**Instructions to follow:** Your answer must be a single number: how many lines in the records include the word "columns".
----- Data records -----
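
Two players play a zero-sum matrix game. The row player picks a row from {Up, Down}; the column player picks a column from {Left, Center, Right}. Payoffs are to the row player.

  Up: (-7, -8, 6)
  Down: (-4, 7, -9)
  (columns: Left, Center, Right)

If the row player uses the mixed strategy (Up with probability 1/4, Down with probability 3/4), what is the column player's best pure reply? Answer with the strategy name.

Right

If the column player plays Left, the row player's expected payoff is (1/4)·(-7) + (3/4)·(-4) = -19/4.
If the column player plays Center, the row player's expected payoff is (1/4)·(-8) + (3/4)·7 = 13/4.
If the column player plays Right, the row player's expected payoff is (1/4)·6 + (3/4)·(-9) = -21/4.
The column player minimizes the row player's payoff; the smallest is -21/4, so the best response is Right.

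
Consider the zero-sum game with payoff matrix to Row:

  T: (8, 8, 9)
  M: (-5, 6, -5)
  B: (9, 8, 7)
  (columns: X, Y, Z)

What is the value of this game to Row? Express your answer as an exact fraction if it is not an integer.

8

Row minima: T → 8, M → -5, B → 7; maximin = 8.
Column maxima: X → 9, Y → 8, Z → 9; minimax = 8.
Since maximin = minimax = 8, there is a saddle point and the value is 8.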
-----
----- Data records -----
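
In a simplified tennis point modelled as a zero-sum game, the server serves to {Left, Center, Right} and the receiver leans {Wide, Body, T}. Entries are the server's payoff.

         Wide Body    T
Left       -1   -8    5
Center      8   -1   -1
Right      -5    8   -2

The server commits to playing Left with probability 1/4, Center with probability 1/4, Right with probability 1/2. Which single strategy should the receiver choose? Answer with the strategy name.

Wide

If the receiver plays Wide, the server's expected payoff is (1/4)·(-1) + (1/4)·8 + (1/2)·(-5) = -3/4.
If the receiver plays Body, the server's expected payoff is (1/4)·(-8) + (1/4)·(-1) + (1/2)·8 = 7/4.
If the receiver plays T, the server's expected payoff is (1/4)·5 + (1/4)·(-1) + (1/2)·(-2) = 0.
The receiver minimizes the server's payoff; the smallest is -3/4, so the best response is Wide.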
-----
----- Data records -----
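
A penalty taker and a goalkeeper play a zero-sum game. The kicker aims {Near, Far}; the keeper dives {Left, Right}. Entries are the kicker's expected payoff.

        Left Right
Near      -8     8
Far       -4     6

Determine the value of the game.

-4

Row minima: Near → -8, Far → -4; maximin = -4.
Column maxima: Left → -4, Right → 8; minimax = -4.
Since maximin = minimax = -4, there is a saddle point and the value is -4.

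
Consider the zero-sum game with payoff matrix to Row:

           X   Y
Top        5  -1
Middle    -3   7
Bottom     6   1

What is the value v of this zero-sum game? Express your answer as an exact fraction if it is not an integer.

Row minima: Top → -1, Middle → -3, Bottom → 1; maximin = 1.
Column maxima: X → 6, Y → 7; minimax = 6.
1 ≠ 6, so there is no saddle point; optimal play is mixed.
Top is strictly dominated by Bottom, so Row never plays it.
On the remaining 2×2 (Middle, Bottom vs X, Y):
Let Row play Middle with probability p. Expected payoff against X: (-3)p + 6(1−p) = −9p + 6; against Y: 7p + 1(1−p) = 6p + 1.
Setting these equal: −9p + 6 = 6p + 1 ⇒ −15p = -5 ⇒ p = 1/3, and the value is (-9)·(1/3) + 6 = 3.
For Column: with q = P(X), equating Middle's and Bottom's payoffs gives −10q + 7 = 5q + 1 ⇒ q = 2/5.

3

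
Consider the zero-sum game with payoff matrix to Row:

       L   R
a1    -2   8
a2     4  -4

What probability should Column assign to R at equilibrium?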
-----
**Final answer:** 2